Stored items:
• • • • •
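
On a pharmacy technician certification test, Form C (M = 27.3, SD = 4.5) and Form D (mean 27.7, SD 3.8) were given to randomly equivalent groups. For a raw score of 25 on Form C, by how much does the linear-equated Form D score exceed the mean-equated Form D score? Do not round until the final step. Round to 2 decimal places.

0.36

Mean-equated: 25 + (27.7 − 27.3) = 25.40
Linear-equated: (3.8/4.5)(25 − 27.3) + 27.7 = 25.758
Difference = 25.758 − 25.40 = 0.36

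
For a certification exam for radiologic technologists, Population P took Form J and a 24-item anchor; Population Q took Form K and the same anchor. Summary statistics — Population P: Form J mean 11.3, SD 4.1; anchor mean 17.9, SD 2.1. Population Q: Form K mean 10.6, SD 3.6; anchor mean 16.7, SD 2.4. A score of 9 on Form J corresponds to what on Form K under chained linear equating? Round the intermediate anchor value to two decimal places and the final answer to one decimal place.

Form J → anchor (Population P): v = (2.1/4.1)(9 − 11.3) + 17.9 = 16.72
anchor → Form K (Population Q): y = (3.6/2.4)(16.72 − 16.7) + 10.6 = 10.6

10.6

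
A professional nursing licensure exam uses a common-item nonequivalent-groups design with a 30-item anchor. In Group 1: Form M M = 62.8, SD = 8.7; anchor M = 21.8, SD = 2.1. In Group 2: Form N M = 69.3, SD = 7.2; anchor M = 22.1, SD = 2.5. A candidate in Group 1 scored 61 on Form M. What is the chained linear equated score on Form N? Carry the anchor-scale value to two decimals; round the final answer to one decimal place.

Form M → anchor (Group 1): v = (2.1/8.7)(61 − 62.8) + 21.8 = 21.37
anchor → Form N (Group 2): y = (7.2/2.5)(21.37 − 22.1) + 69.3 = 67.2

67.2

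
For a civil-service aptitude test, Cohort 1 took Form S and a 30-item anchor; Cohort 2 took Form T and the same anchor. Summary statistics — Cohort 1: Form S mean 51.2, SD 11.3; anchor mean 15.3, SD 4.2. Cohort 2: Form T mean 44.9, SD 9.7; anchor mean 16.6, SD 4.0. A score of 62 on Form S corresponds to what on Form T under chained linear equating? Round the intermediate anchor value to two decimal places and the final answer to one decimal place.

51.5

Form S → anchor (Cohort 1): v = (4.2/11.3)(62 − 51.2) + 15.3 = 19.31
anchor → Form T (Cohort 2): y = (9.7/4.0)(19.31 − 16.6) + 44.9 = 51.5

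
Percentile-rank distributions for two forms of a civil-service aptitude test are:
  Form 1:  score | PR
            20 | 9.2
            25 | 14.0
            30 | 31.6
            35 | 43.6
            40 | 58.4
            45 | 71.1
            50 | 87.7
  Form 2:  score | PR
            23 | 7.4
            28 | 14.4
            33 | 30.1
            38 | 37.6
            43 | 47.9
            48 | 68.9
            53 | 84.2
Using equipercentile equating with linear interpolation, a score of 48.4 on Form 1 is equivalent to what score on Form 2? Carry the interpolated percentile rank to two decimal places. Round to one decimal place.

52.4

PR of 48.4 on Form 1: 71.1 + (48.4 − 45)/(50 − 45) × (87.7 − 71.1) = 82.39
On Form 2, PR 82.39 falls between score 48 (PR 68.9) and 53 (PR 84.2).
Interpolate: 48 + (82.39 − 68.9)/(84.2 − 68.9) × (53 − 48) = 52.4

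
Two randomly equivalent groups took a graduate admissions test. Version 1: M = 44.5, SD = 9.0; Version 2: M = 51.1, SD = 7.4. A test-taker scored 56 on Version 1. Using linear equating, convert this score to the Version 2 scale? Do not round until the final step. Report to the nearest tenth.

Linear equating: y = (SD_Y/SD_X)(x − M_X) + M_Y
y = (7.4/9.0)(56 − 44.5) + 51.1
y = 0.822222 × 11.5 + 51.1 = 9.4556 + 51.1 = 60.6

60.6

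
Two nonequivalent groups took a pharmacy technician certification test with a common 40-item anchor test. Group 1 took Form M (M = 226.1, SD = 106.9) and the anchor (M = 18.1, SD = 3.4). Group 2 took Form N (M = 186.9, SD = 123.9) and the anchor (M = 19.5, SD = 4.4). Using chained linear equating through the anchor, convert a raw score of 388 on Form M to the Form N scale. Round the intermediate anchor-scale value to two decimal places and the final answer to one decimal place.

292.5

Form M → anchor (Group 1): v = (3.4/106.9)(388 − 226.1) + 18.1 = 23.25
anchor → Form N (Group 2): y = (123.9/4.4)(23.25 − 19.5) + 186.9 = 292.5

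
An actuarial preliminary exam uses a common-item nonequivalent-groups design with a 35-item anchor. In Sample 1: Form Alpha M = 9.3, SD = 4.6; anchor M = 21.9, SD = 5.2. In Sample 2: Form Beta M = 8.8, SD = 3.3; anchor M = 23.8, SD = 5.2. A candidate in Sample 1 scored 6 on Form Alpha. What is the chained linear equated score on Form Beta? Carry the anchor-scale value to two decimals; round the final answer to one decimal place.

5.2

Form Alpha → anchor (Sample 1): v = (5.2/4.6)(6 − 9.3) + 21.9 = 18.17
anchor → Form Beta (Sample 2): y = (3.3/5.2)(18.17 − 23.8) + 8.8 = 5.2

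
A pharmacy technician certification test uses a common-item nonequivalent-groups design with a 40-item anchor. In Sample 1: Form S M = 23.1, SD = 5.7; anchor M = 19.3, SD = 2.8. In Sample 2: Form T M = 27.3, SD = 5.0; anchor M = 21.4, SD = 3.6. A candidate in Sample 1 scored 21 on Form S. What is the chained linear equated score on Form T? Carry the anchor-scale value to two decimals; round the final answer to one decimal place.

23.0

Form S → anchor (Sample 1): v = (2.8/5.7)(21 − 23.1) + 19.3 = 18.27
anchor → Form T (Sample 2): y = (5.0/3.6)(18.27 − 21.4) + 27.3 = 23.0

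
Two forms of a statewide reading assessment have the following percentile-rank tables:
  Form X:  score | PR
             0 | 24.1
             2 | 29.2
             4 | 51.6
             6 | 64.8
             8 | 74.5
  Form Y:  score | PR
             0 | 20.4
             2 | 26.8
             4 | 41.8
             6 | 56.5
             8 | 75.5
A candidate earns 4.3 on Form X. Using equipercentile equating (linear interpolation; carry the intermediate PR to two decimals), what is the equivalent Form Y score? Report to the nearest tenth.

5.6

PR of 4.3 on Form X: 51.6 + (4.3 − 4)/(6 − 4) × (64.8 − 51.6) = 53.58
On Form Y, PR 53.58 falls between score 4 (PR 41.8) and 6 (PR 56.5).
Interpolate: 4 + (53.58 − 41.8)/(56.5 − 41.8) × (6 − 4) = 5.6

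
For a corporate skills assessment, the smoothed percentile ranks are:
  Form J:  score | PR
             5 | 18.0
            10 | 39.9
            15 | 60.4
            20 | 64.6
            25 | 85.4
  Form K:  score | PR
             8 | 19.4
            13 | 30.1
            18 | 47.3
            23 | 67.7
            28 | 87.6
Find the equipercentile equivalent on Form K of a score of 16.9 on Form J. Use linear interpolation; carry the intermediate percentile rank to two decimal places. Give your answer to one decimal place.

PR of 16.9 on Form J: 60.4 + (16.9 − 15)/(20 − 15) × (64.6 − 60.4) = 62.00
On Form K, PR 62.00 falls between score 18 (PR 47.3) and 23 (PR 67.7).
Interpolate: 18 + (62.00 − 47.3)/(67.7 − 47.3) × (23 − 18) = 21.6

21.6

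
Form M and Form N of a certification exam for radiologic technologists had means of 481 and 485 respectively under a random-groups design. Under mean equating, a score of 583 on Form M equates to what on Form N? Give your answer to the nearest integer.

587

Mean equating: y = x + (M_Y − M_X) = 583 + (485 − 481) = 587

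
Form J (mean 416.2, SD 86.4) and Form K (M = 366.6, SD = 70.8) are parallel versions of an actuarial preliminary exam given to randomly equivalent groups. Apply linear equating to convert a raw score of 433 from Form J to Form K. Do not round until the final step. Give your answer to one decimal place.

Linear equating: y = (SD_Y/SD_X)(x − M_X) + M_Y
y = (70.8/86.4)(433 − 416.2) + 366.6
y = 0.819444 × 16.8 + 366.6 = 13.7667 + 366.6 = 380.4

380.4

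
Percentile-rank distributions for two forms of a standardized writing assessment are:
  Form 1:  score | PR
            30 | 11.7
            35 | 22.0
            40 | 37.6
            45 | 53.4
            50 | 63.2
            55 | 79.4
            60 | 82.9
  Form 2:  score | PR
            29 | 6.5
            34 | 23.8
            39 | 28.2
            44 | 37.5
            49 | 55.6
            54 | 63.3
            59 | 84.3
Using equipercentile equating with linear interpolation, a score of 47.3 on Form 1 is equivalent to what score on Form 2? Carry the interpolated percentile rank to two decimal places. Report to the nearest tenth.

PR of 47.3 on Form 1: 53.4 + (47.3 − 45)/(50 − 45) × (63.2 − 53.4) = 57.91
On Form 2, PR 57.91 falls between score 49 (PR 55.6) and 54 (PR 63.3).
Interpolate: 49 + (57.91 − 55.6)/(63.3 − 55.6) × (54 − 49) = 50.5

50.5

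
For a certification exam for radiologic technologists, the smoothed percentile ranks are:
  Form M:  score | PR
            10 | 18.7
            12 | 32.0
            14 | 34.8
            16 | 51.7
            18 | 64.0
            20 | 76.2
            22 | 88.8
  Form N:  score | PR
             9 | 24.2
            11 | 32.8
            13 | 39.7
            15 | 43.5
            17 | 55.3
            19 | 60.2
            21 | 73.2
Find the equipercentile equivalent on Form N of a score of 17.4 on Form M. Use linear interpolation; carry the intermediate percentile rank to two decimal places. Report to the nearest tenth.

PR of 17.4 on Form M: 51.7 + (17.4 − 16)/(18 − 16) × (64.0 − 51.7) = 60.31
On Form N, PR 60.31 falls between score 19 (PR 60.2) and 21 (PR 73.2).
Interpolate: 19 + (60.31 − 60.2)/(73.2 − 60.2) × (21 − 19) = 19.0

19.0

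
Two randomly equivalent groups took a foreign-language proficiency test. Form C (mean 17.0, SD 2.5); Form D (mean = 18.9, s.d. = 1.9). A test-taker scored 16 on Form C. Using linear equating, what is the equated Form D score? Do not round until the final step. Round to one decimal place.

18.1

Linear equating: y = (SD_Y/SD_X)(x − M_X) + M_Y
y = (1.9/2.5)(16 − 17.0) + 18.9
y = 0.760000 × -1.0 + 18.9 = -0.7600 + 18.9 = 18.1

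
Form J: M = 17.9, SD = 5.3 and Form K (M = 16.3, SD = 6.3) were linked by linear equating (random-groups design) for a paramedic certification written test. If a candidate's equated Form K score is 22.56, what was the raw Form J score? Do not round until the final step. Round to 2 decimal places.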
• • • • •
WHAT IS NEEDED: What lines of the data include the word "assessment"? Copy each of them.

ANSWER TO THE EXERCISE:
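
Two forms of a statewide reading assessment have the following percentile-rank tables:
For a corporate skills assessment, the smoothed percentile ranks are:
Percentile-rank distributions for two forms of a standardized writing assessment are: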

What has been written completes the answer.